EXCERPTED RECORDS ::

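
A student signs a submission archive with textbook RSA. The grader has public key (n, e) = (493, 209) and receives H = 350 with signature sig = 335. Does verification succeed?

Squares mod 493: sig^1≡335, sig^2≡314, sig^4≡489, sig^8≡16, sig^16≡256, sig^32≡460, sig^64≡103, sig^128≡256
209 = 128 + 64 + 16 + 1, so sig^209 ≡ 256·103·256·335 ≡ 165 (mod 493)
The recovered value 165 does not match the digest 350.

fails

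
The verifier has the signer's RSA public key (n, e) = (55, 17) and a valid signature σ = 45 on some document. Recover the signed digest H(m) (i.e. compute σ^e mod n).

45

σ^2 ≡ 45^2 = 2025 ≡ 45
σ^4 ≡ 45^2 = 2025 ≡ 45
σ^8 ≡ 45^2 = 2025 ≡ 45
σ^16 ≡ 45^2 = 2025 ≡ 45
17 = 16 + 1, so σ^17 ≡ 45·45 ≡ 45 (mod 55)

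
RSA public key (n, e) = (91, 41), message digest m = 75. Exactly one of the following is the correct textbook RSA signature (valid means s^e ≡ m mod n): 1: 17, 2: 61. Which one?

Candidate 1: 17^2 = 289 ≡ 16; 17^4 ≡ 16^2 = 256 ≡ 74; 17^8 ≡ 74^2 = 5476 ≡ 16; 17^16 ≡ 16^2 = 256 ≡ 74; 17^32 ≡ 74^2 = 5476 ≡ 16; 41 = 32 + 8 + 1, so 17^41 ≡ 16·16·17 ≡ 75 (mod 91)
  → matches m = 75
Candidate 2: 61^2 = 3721 ≡ 81; 61^4 ≡ 81^2 = 6561 ≡ 9; 61^8 ≡ 9^2 = 81; 61^16 ≡ 81^2 = 6561 ≡ 9; 61^32 ≡ 9^2 = 81; 41 = 32 + 8 + 1, so 61^41 ≡ 81·81·61 ≡ 3 (mod 91)

1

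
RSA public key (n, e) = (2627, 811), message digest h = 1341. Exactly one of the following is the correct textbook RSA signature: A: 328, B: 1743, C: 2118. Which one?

Candidate A: Squares mod 2627: 328^1≡328, 328^2≡2504, 328^4≡1994, 328^8≡1385, 328^16≡515, 328^32≡2525, 328^64≡2523, 328^128≡308, 328^256≡292, 328^512≡1200; 811 = 512 + 256 + 32 + 8 + 2 + 1, so 328^811 ≡ 1200·292·2525·1385·2504·328 ≡ 1448 (mod 2627)
Candidate B: Squares mod 2627: 1743^1≡1743, 1743^2≡1237, 1743^4≡1255, 1743^8≡1452, 1743^16≡1450, 1743^32≡900, 1743^64≡884, 1743^128≡1237, 1743^256≡1255, 1743^512≡1452; 811 = 512 + 256 + 32 + 8 + 2 + 1, so 1743^811 ≡ 1452·1255·900·1452·1237·1743 ≡ 2039 (mod 2627)
Candidate C: Squares mod 2627: 2118^1≡2118, 2118^2≡1635, 2118^4≡1566, 2118^8≡1365, 2118^16≡682, 2118^32≡145, 2118^64≡9, 2118^128≡81, 2118^256≡1307, 2118^512≡699; 811 = 512 + 256 + 32 + 8 + 2 + 1, so 2118^811 ≡ 699·1307·145·1365·1635·2118 ≡ 1341 (mod 2627)
  → matches h = 1341

C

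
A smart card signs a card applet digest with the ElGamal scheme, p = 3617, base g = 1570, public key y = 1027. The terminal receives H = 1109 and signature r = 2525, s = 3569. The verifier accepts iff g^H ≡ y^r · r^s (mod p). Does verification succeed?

Left side g^H mod p:
1570^2 = 2464900 ≡ 1723
1570^4 ≡ 1723^2 = 2968729 ≡ 2789
1570^8 ≡ 2789^2 = 7778521 ≡ 1971
1570^16 ≡ 1971^2 = 3884841 ≡ 183
1570^32 ≡ 183^2 = 33489 ≡ 936
1570^64 ≡ 936^2 = 876096 ≡ 782
1570^128 ≡ 782^2 = 611524 ≡ 251
1570^256 ≡ 251^2 = 63001 ≡ 1512
1570^512 ≡ 1512^2 = 2286144 ≡ 200
1570^1024 ≡ 200^2 = 40000 ≡ 213
1109 = 1024 + 64 + 16 + 4 + 1, so 1570^1109 ≡ 213·782·183·2789·1570 ≡ 884 (mod 3617)
Right side y^r · r^s mod p:
1027^2 = 1054729 ≡ 2182
1027^4 ≡ 2182^2 = 4761124 ≡ 1152
1027^8 ≡ 1152^2 = 1327104 ≡ 3282
1027^16 ≡ 3282^2 = 10771524 ≡ 98
1027^32 ≡ 98^2 = 9604 ≡ 2370
1027^64 ≡ 2370^2 = 5616900 ≡ 3316
1027^128 ≡ 3316^2 = 10995856 ≡ 176
1027^256 ≡ 176^2 = 30976 ≡ 2040
1027^512 ≡ 2040^2 = 4161600 ≡ 2050
1027^1024 ≡ 2050^2 = 4202500 ≡ 3163
1027^2048 ≡ 3163^2 = 10004569 ≡ 3564
2525 = 2048 + 256 + 128 + 64 + 16 + 8 + 4 + 1, so 1027^2525 ≡ 3564·2040·176·3316·98·3282·1152·1027 ≡ 1731 (mod 3617)
2525^2 = 6375625 ≡ 2471
2525^4 ≡ 2471^2 = 6105841 ≡ 345
2525^8 ≡ 345^2 = 119025 ≡ 3281
2525^16 ≡ 3281^2 = 10764961 ≡ 769
2525^32 ≡ 769^2 = 591361 ≡ 1790
2525^64 ≡ 1790^2 = 3204100 ≡ 3055
2525^128 ≡ 3055^2 = 9333025 ≡ 1165
2525^256 ≡ 1165^2 = 1357225 ≡ 850
2525^512 ≡ 850^2 = 722500 ≡ 2717
2525^1024 ≡ 2717^2 = 7382089 ≡ 3409
2525^2048 ≡ 3409^2 = 11621281 ≡ 3477
3569 = 2048 + 1024 + 256 + 128 + 64 + 32 + 16 + 1, so 2525^3569 ≡ 3477·3409·850·1165·3055·1790·769·2525 ≡ 310 (mod 3617)
1731·310 = 536610 ≡ 1294 (mod 3617)
884 ≠ 1294, so verification fails.

fails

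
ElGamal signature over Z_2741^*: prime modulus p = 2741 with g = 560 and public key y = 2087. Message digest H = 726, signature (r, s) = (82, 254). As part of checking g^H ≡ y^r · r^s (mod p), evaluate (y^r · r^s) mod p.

2087^82 mod 2741 = 1727
82^254 mod 2741 = 913
y^r · r^s ≡ 1727·913 = 1576751 ≡ 676 (mod 2741)

676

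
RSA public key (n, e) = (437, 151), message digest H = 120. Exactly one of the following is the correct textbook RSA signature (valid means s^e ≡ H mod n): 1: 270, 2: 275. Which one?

Candidate 1: 270^2 = 72900 ≡ 358; 270^4 ≡ 358^2 = 128164 ≡ 123; 270^8 ≡ 123^2 = 15129 ≡ 271; 270^16 ≡ 271^2 = 73441 ≡ 25; 270^32 ≡ 25^2 = 625 ≡ 188; 270^64 ≡ 188^2 = 35344 ≡ 384; 270^128 ≡ 384^2 = 147456 ≡ 187; 151 = 128 + 16 + 4 + 2 + 1, so 270^151 ≡ 187·25·123·358·270 ≡ 120 (mod 437)
  → matches H = 120
Candidate 2: 275^2 = 75625 ≡ 24; 275^4 ≡ 24^2 = 576 ≡ 139; 275^8 ≡ 139^2 = 19321 ≡ 93; 275^16 ≡ 93^2 = 8649 ≡ 346; 275^32 ≡ 346^2 = 119716 ≡ 415; 275^64 ≡ 415^2 = 172225 ≡ 47; 275^128 ≡ 47^2 = 2209 ≡ 24; 151 = 128 + 16 + 4 + 2 + 1, so 275^151 ≡ 24·346·139·24·275 ≡ 137 (mod 437)

1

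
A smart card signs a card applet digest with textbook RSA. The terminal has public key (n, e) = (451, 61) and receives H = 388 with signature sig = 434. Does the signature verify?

does not verify

Squares mod 451: sig^1≡434, sig^2≡289, sig^4≡86, sig^8≡180, sig^16≡379, sig^32≡223
61 = 32 + 16 + 8 + 4 + 1, so sig^61 ≡ 223·379·180·86·434 ≡ 181 (mod 451)
181 ≠ 388, so verification fails.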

THE TASK :: Your task is to reproduce, exactly and exclusively, the lines from the one holding "ElGamal signature over" through the final line of the listing.

OUTPUT OF THE TASK ::
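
ElGamal signature over Z_2741^*: prime modulus p = 2741 with g = 560 and public key y = 2087. Message digest H = 726, signature (r, s) = (82, 254). As part of checking g^H ≡ y^r · r^s (mod p), evaluate (y^r · r^s) mod p.

2087^82 mod 2741 = 1727
82^254 mod 2741 = 913
y^r · r^s ≡ 1727·913 = 1576751 ≡ 676 (mod 2741)

676

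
RSA public key (n, e) = (437, 151), message digest H = 120. Exactly one of the following is the correct textbook RSA signature (valid means s^e ≡ H mod n): 1: 270, 2: 275. Which one?

Candidate 1: 270^2 = 72900 ≡ 358; 270^4 ≡ 358^2 = 128164 ≡ 123; 270^8 ≡ 123^2 = 15129 ≡ 271; 270^16 ≡ 271^2 = 73441 ≡ 25; 270^32 ≡ 25^2 = 625 ≡ 188; 270^64 ≡ 188^2 = 35344 ≡ 384; 270^128 ≡ 384^2 = 147456 ≡ 187; 151 = 128 + 16 + 4 + 2 + 1, so 270^151 ≡ 187·25·123·358·270 ≡ 120 (mod 437)
  → matches H = 120
Candidate 2: 275^2 = 75625 ≡ 24; 275^4 ≡ 24^2 = 576 ≡ 139; 275^8 ≡ 139^2 = 19321 ≡ 93; 275^16 ≡ 93^2 = 8649 ≡ 346; 275^32 ≡ 346^2 = 119716 ≡ 415; 275^64 ≡ 415^2 = 172225 ≡ 47; 275^128 ≡ 47^2 = 2209 ≡ 24; 151 = 128 + 16 + 4 + 2 + 1, so 275^151 ≡ 24·346·139·24·275 ≡ 137 (mod 437)

1

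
A smart card signs a card applet digest with textbook RSA. The terminal has public key (n, e) = (451, 61) and receives H = 388 with signature sig = 434. Does the signature verify?

does not verify

Squares mod 451: sig^1≡434, sig^2≡289, sig^4≡86, sig^8≡180, sig^16≡379, sig^32≡223
61 = 32 + 16 + 8 + 4 + 1, so sig^61 ≡ 223·379·180·86·434 ≡ 181 (mod 451)
181 ≠ 388, so verification fails.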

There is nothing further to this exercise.